▶ _Exercise description_:
With no omissions, write out every record given below.

▶ _Listed records_:

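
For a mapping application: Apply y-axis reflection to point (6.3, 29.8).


Reflection over y-axis: (x,y) -> (-x,y)
(6.3, 29.8) -> (-6.3, 29.8)

(-6.3, 29.8)


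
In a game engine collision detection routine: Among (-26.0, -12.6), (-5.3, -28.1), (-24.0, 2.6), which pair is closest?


d(P0,P1) = 25.86, d(P0,P2) = 15.331, d(P1,P2) = 35.9469
Closest: P0 and P2

Closest pair: (-26.0, -12.6) and (-24.0, 2.6), distance = 15.331


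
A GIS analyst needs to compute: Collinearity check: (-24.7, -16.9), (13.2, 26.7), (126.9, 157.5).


Cross product: (13.2-(-24.7))*(157.5-(-16.9)) - (26.7-(-16.9))*(126.9-(-24.7))
= 0

Yes, collinear


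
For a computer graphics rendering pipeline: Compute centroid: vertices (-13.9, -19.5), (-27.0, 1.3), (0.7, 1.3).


Centroid = ((x_A+x_B+x_C)/3, (y_A+y_B+y_C)/3)
= (((-13.9)+(-27)+0.7)/3, ((-19.5)+1.3+1.3)/3)
= (-13.4, -5.6333)

(-13.4, -5.6333)


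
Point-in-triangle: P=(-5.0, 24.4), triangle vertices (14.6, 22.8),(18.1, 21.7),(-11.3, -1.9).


Cross products: AB x AP = -15.96, BC x BP = -624.54, CA x CP = 525.56
All same sign? no

No, outside


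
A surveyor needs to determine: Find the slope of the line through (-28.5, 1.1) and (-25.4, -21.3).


slope = (y2-y1)/(x2-x1) = ((-21.3)-1.1)/((-25.4)-(-28.5)) = (-22.4)/3.1 = -7.2258

-7.2258


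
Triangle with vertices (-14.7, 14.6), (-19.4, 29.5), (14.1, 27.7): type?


Side lengths squared: AB^2=244.1, BC^2=1125.49, CA^2=1001.05
Sorted: [244.1, 1001.05, 1125.49]
By sides: Scalene, By angles: Acute

Scalene, Acute


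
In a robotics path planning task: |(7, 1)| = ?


|u| = sqrt(7^2 + 1^2) = sqrt(50) = 7.0711

7.0711


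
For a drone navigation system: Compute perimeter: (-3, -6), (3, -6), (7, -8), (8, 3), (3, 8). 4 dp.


Sides: (-3, -6)->(3, -6): sqrt(36) = 6, (3, -6)->(7, -8): sqrt(20) = 4.472136, (7, -8)->(8, 3): sqrt(122) = 11.045361, (8, 3)->(3, 8): sqrt(50) = 7.071068, (3, 8)->(-3, -6): sqrt(232) = 15.231546
Sum = 43.820111
Perimeter = 43.8201

43.8201


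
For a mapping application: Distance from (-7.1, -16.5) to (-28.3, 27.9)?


dx=-21.2, dy=44.4
d^2 = (-21.2)^2 + 44.4^2 = 2420.8
d = sqrt(2420.8) = 49.2016

49.2016


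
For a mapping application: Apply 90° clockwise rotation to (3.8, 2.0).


90° CW: (x,y) -> (y, -x)
(3.8,2) -> (2, -3.8)

(2, -3.8)


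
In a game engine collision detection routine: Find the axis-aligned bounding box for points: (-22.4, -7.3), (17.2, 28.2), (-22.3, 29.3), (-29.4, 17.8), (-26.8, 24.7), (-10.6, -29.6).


x range: [-29.4, 17.2]
y range: [-29.6, 29.3]
Bounding box: (-29.4,-29.6) to (17.2,29.3)

(-29.4,-29.6) to (17.2,29.3)


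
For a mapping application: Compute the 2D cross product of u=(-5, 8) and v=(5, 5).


u x v = u_x*v_y - u_y*v_x = (-5)*5 - 8*5
= (-25) - 40 = -65

-65


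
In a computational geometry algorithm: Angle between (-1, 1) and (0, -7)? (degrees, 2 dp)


u.v = -7, |u| = sqrt(2) = 1.4142, |v| = sqrt(49) = 7
cos(theta) = u.v/(|u||v|) = -7/sqrt(98) = -0.707107
theta = acos(-0.707107) = 135 degrees

135 degrees


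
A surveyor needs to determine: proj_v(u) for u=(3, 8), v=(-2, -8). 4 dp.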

▶ _Exercise result_:
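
For a mapping application: Apply y-axis reflection to point (6.3, 29.8).


Reflection over y-axis: (x,y) -> (-x,y)
(6.3, 29.8) -> (-6.3, 29.8)

(-6.3, 29.8)


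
In a game engine collision detection routine: Among (-26.0, -12.6), (-5.3, -28.1), (-24.0, 2.6), which pair is closest?


d(P0,P1) = 25.86, d(P0,P2) = 15.331, d(P1,P2) = 35.9469
Closest: P0 and P2

Closest pair: (-26.0, -12.6) and (-24.0, 2.6), distance = 15.331


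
A GIS analyst needs to compute: Collinearity check: (-24.7, -16.9), (13.2, 26.7), (126.9, 157.5).


Cross product: (13.2-(-24.7))*(157.5-(-16.9)) - (26.7-(-16.9))*(126.9-(-24.7))
= 0

Yes, collinear


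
For a computer graphics rendering pipeline: Compute centroid: vertices (-13.9, -19.5), (-27.0, 1.3), (0.7, 1.3).


Centroid = ((x_A+x_B+x_C)/3, (y_A+y_B+y_C)/3)
= (((-13.9)+(-27)+0.7)/3, ((-19.5)+1.3+1.3)/3)
= (-13.4, -5.6333)

(-13.4, -5.6333)


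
Point-in-triangle: P=(-5.0, 24.4), triangle vertices (14.6, 22.8),(18.1, 21.7),(-11.3, -1.9).


Cross products: AB x AP = -15.96, BC x BP = -624.54, CA x CP = 525.56
All same sign? no

No, outside


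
A surveyor needs to determine: Find the slope of the line through (-28.5, 1.1) and (-25.4, -21.3).


slope = (y2-y1)/(x2-x1) = ((-21.3)-1.1)/((-25.4)-(-28.5)) = (-22.4)/3.1 = -7.2258

-7.2258


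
Triangle with vertices (-14.7, 14.6), (-19.4, 29.5), (14.1, 27.7): type?


Side lengths squared: AB^2=244.1, BC^2=1125.49, CA^2=1001.05
Sorted: [244.1, 1001.05, 1125.49]
By sides: Scalene, By angles: Acute

Scalene, Acute


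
In a robotics path planning task: |(7, 1)| = ?


|u| = sqrt(7^2 + 1^2) = sqrt(50) = 7.0711

7.0711


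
For a drone navigation system: Compute perimeter: (-3, -6), (3, -6), (7, -8), (8, 3), (3, 8). 4 dp.


Sides: (-3, -6)->(3, -6): sqrt(36) = 6, (3, -6)->(7, -8): sqrt(20) = 4.472136, (7, -8)->(8, 3): sqrt(122) = 11.045361, (8, 3)->(3, 8): sqrt(50) = 7.071068, (3, 8)->(-3, -6): sqrt(232) = 15.231546
Sum = 43.820111
Perimeter = 43.8201

43.8201


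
For a mapping application: Distance from (-7.1, -16.5) to (-28.3, 27.9)?


dx=-21.2, dy=44.4
d^2 = (-21.2)^2 + 44.4^2 = 2420.8
d = sqrt(2420.8) = 49.2016

49.2016


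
For a mapping application: Apply 90° clockwise rotation to (3.8, 2.0).


90° CW: (x,y) -> (y, -x)
(3.8,2) -> (2, -3.8)

(2, -3.8)


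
In a game engine collision detection routine: Find the axis-aligned bounding box for points: (-22.4, -7.3), (17.2, 28.2), (-22.3, 29.3), (-29.4, 17.8), (-26.8, 24.7), (-10.6, -29.6).


x range: [-29.4, 17.2]
y range: [-29.6, 29.3]
Bounding box: (-29.4,-29.6) to (17.2,29.3)

(-29.4,-29.6) to (17.2,29.3)


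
For a mapping application: Compute the 2D cross product of u=(-5, 8) and v=(5, 5).


u x v = u_x*v_y - u_y*v_x = (-5)*5 - 8*5
= (-25) - 40 = -65

-65


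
In a computational geometry algorithm: Angle between (-1, 1) and (0, -7)? (degrees, 2 dp)


u.v = -7, |u| = sqrt(2) = 1.4142, |v| = sqrt(49) = 7
cos(theta) = u.v/(|u||v|) = -7/sqrt(98) = -0.707107
theta = acos(-0.707107) = 135 degrees

135 degrees


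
A surveyor needs to determine: proj_v(u) for u=(3, 8), v=(-2, -8). 4 dp.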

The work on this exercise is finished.